> [TASK PROMPT]: Give back, character for character, the line that includes "A 1.20 kg puck" and all lines beneath it in the data.

> [RECORDED DATA]:
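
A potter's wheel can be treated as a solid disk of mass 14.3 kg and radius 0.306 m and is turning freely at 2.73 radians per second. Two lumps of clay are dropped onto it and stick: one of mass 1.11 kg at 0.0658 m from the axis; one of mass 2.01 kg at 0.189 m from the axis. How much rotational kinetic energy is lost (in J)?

energy lost ≈ 0.256 J

The added mass arrives with no angular momentum about the axis, and any external torque about the axis is negligible, so the system's angular momentum is conserved.
I_p = ½(14.3)(0.306)² = 0.6695 kg·m².
Added inertia Σmr² = (1.11)(0.0658)² + (2.01)(0.189)² = 0.07661 kg·m²; I_f = 0.6695 + 0.07661 = 0.7461 kg·m².
ω_f = I_p ω_i / I_f = (0.6695)(2.73) / 0.7461 = 2.450 rad/s.
KE_i = ½(0.6695)(2.730 rad/s)² = 2.495 J; KE_f = ½(0.7461)(2.450)² = 2.239 J.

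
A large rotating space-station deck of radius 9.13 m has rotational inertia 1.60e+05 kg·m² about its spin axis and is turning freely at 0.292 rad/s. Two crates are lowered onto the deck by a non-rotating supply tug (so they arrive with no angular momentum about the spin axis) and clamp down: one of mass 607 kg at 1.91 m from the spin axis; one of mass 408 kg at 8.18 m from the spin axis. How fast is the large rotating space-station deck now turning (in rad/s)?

The added mass arrives with no angular momentum about the spin axis, and any external torque about the spin axis is negligible, so the system's angular momentum is conserved.
Added inertia Σmr² = (607)(1.91)² + (408)(8.18)² = 29510 kg·m²; I_f = 1.600e+05 + 29510 = 1.895e+05 kg·m².
ω_f = I_p ω_i / I_f = (1.600e+05)(0.292) / 1.895e+05 = 0.2465 rad/s.

ω_f ≈ 0.247 rad/s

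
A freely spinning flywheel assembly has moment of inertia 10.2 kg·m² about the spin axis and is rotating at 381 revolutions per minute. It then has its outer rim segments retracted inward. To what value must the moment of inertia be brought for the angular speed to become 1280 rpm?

I₂ ≈ 3.04 kg·m²

Angular momentum about the spin axis is conserved since the torque about it is zero.
I₂ = I₁ω₁ / ω₂ = (10.2)(381) / (1280) = 3.036 kg·m².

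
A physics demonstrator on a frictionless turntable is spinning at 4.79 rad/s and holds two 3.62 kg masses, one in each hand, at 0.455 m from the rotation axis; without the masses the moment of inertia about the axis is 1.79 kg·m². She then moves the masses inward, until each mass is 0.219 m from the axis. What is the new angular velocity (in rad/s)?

ω₂ ≈ 7.37 rad/s

With no external torque about the axis, L is conserved: I₁ω₁ = I₂ω₂.
I₁ = 1.79 + 2(3.62)(0.455)² = 3.289 kg·m²; I₂ = 1.79 + 2(3.62)(0.219)² = 2.137 kg·m².
ω₂ = I₁ω₁ / I₂ = (3.289)(4.79 rad/s) / (2.137) = 7.371 rad/s.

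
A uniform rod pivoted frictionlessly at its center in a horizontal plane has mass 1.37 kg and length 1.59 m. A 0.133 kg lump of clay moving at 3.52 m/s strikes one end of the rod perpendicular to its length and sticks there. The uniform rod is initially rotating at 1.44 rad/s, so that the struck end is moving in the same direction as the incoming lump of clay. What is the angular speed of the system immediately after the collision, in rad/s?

About the pivot the impulsive forces during the collision are internal, so angular momentum about that axis is conserved.
I_p = (1/12)(1.37)(1.59)² = 0.2886 kg·m². Taking the sense of the lump of clay's angular momentum as positive, L_{lump} = m v R = (0.133)(3.52)(1.59/2) = 0.3722 kg·m²/s.
L_i = +I_p ω_p + m v R = +(0.2886)(1.44) + 0.3722 = 0.7878 kg·m²/s.
After sticking, I_f = I_p + m R² = 0.2886 + (0.133)(1.59/2)² = 0.3727 kg·m².
ω_f = L_i / I_f = 0.7878 / 0.3727 = 2.114 rad/s.

|ω_f| ≈ 2.11 rad/s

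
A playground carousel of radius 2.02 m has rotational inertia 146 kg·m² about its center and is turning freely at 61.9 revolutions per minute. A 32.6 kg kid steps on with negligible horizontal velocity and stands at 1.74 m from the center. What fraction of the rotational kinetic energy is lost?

fraction ≈ 0.403

The added mass arrives with no angular momentum about the center, and any external torque about the center is negligible, so the system's angular momentum is conserved.
Added inertia Σmr² = (32.6)(1.74)² = 98.70 kg·m²; I_f = 146.0 + 98.70 = 244.7 kg·m².
ω_f = I_p ω_i / I_f = (146.0)(61.9) / 244.7 = 36.93 rpm.
KE_i = ½(146.0)(6.482 rad/s)² = 3067 J; KE_f = ½(244.7)(3.868)² = 1830 J.
Fraction lost = 0.4034.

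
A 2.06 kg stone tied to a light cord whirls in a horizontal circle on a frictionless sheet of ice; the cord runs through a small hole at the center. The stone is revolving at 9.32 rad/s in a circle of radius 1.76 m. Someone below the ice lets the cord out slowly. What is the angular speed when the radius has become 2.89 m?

ω₂ ≈ 3.46 rad/s

No torque about the axis ⇒ m r₁² ω₁ = m r₂² ω₂.
ω₂ = ω₁ (r₁/r₂)² = (9.32)(1.76/2.89)² = 3.457 rad/s.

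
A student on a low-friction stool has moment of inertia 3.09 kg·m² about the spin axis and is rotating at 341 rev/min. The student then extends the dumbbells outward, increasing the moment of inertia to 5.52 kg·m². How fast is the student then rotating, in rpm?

With no external torque about the axis, L is conserved: I₁ω₁ = I₂ω₂.
ω₂ = I₁ω₁ / I₂ = (3.090)(341 rpm) / (5.520) = 190.9 rpm.

ω₂ ≈ 191 rpm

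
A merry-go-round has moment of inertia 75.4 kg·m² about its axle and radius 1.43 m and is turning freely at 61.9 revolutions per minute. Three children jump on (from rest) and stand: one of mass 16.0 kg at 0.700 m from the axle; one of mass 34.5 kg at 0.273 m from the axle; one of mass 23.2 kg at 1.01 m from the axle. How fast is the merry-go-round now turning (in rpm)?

No external torque acts about the axle; L_before = L_after.
Added inertia Σmr² = (16.0)(0.700)² + (34.5)(0.273)² + (23.2)(1.01)² = 34.08 kg·m²; I_f = 75.40 + 34.08 = 109.5 kg·m².
ω_f = I_p ω_i / I_f = (75.40)(61.9) / 109.5 = 42.63 rpm.

ω_f ≈ 42.6 rpm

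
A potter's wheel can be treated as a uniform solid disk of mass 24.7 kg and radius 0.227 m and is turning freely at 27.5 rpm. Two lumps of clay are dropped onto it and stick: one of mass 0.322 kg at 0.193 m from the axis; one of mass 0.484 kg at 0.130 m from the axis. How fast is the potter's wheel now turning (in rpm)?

The added mass arrives with no angular momentum about the axis, and any external torque about the axis is negligible, so the system's angular momentum is conserved.
I_p = ½(24.7)(0.227)² = 0.6364 kg·m².
Added inertia Σmr² = (0.322)(0.193)² + (0.484)(0.130)² = 0.02017 kg·m²; I_f = 0.6364 + 0.02017 = 0.6566 kg·m².
ω_f = I_p ω_i / I_f = (0.6364)(27.5) / 0.6566 = 26.66 rpm.

ω_f ≈ 26.7 rpm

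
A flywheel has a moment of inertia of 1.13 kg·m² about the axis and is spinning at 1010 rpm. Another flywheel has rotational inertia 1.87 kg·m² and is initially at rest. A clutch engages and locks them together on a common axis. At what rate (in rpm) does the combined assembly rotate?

The coupling torques are internal; angular momentum about the shared axis is conserved.
Taking A's sense as positive: L = (1.130)(1010) = 1141 kg·m²·rpm.
Combined I = 1.130 + 1.870 = 3.000 kg·m².
ω_f = L / I = 1141 / 3.000 = 380.4 rpm.

|ω_f| ≈ 380 rpm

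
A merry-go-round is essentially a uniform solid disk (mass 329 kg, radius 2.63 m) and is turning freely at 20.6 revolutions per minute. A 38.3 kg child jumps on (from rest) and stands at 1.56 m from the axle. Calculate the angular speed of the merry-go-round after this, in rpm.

No external torque acts about the axle; L_before = L_after.
I_p = ½(329)(2.63)² = 1138 kg·m².
Added inertia Σmr² = (38.3)(1.56)² = 93.21 kg·m²; I_f = 1138 + 93.21 = 1231 kg·m².
ω_f = I_p ω_i / I_f = (1138)(20.6) / 1231 = 19.04 rpm.

ω_f ≈ 19.0 rpm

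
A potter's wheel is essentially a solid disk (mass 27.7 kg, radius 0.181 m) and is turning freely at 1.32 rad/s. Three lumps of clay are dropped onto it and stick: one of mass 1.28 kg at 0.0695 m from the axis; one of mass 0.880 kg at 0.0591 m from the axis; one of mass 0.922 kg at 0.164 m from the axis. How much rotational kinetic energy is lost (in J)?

energy lost ≈ 0.0276 J

The added mass arrives with no angular momentum about the axis, and any external torque about the axis is negligible, so the system's angular momentum is conserved.
I_p = ½(27.7)(0.181)² = 0.4537 kg·m².
Added inertia Σmr² = (1.28)(0.0695)² + (0.880)(0.0591)² + (0.922)(0.164)² = 0.03405 kg·m²; I_f = 0.4537 + 0.03405 = 0.4878 kg·m².
ω_f = I_p ω_i / I_f = (0.4537)(1.32) / 0.4878 = 1.228 rad/s.
KE_i = ½(0.4537)(1.320 rad/s)² = 0.3953 J; KE_f = ½(0.4878)(1.228)² = 0.3677 J.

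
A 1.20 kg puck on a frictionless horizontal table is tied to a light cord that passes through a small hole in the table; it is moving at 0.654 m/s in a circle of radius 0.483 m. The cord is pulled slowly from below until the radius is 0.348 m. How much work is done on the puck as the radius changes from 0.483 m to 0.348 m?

The only horizontal force on the mass is along the cord (radial), so it exerts no torque about the hole and angular momentum m v r is conserved.
v₂ = v₁ r₁ / r₂ = (0.654)(0.483) / (0.348) = 0.9077 m/s.
W = ΔKE = ½m(v₂² − v₁²) = 0.2377 J.

W ≈ 0.238 J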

> [TASK RESULT]:
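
A 1.20 kg puck on a frictionless horizontal table is tied to a light cord that passes through a small hole in the table; it is moving at 0.654 m/s in a circle of radius 0.483 m. The cord is pulled slowly from below until the radius is 0.348 m. How much work is done on the puck as the radius changes from 0.483 m to 0.348 m?

The only horizontal force on the mass is along the cord (radial), so it exerts no torque about the hole and angular momentum m v r is conserved.
v₂ = v₁ r₁ / r₂ = (0.654)(0.483) / (0.348) = 0.9077 m/s.
W = ΔKE = ½m(v₂² − v₁²) = 0.2377 J.

W ≈ 0.238 J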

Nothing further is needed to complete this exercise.